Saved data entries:
-*-

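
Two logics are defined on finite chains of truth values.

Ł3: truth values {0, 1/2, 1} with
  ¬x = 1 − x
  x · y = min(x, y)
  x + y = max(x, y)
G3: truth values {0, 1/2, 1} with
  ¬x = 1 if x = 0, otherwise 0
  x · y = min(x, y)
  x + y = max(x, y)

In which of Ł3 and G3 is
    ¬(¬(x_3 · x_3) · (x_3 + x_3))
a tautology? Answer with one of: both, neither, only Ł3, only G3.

only G3

In Ł3: at x_3 = 1/2 the value is 1/2 — not a tautology.
In G3: every assignment gives 1 — tautology.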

-*-

_The task_
Every entry shown earlier is to be returned exactly, line for line.

_Output of the task_
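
Two logics are defined on finite chains of truth values.

Ł3: truth values {0, 1/2, 1} with
  ¬x = 1 − x
  x · y = min(x, y)
  x + y = max(x, y)
G3: truth values {0, 1/2, 1} with
  ¬x = 1 if x = 0, otherwise 0
  x · y = min(x, y)
  x + y = max(x, y)

In which of Ł3 and G3 is
    ¬(¬(x_3 · x_3) · (x_3 + x_3))
a tautology? Answer with one of: both, neither, only Ł3, only G3.

only G3

In Ł3: at x_3 = 1/2 the value is 1/2 — not a tautology.
In G3: every assignment gives 1 — tautology.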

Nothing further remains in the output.